Required work:
For this exercise, print the records below verbatim.

Data section:
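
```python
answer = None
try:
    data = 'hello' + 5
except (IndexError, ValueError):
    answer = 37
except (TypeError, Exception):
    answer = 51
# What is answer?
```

Step-by-step execution trace:
1. `data = 'hello' + 5` raises TypeError.
2. `except (IndexError, ValueError)` does not match TypeError; skipped.
3. `except (TypeError, Exception)` matches (TypeError is in the tuple) → answer = 51.
Result: 51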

Response to the task:
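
```python
answer = None
try:
    data = 'hello' + 5
except (IndexError, ValueError):
    answer = 37
except (TypeError, Exception):
    answer = 51
# What is answer?
```

Step-by-step execution trace:
1. `data = 'hello' + 5` raises TypeError.
2. `except (IndexError, ValueError)` does not match TypeError; skipped.
3. `except (TypeError, Exception)` matches (TypeError is in the tuple) → answer = 51.
Result: 51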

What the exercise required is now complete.